(Your goal) Line tally for the word "reduction": count the lines below that contain it and reply with the number alone.

------------------------------------------------------------------------

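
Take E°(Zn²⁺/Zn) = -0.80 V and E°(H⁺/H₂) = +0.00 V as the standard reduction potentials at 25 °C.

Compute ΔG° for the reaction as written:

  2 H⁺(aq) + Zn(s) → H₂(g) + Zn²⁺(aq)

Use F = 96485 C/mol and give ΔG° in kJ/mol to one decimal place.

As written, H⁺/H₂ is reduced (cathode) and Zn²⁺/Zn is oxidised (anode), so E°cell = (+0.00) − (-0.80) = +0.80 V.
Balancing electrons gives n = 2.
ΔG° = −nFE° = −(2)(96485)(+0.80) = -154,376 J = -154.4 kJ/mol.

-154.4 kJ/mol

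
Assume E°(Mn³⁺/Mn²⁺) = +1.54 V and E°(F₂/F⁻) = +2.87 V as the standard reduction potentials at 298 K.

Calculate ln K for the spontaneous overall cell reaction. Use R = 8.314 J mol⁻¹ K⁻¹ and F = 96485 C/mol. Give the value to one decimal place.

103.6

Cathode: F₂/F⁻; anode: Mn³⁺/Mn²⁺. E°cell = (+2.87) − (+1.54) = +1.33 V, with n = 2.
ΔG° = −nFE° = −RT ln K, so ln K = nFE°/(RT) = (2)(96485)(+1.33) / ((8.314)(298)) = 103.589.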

------------------------------------------------------------------------

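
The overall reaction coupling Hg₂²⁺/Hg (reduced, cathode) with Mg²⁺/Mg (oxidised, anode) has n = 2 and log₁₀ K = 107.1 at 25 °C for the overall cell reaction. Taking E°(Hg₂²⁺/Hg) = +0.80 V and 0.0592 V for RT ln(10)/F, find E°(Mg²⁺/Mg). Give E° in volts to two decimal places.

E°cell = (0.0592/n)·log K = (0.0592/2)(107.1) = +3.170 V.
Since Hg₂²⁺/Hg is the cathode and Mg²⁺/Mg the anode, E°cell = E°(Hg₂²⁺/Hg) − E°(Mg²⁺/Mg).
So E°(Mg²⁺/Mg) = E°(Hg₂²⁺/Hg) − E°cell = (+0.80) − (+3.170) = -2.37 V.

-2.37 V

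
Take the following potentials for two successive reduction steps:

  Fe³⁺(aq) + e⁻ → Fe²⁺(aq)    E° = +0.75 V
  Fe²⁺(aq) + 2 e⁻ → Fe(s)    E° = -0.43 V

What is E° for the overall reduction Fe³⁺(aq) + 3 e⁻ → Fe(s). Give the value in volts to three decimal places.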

------------------------------------------------------------------------

(Expected output) 4